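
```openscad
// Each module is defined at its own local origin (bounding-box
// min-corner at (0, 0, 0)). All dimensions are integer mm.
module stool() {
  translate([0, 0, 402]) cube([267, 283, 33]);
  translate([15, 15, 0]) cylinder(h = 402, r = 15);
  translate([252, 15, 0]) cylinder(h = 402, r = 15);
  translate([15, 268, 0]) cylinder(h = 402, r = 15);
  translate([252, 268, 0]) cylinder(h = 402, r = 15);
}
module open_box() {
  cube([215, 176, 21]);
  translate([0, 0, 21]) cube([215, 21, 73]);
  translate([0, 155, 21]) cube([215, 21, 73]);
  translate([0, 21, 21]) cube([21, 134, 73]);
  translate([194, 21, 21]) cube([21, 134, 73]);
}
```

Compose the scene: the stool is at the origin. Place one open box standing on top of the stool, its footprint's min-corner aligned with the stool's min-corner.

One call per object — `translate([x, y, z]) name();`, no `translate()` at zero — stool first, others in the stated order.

stool();
translate([0, 0, 435]) open_box();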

++++++

▶ [Exercise description]: Where a line in the records above includes the string "origin", show it.

▶ [Exercise result]:
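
// Each module is defined at its own local origin (bounding-box
Compose the scene: the stool is at the origin. Place one open box standing on top of the stool, its footprint's min-corner aligned with the stool's min-corner.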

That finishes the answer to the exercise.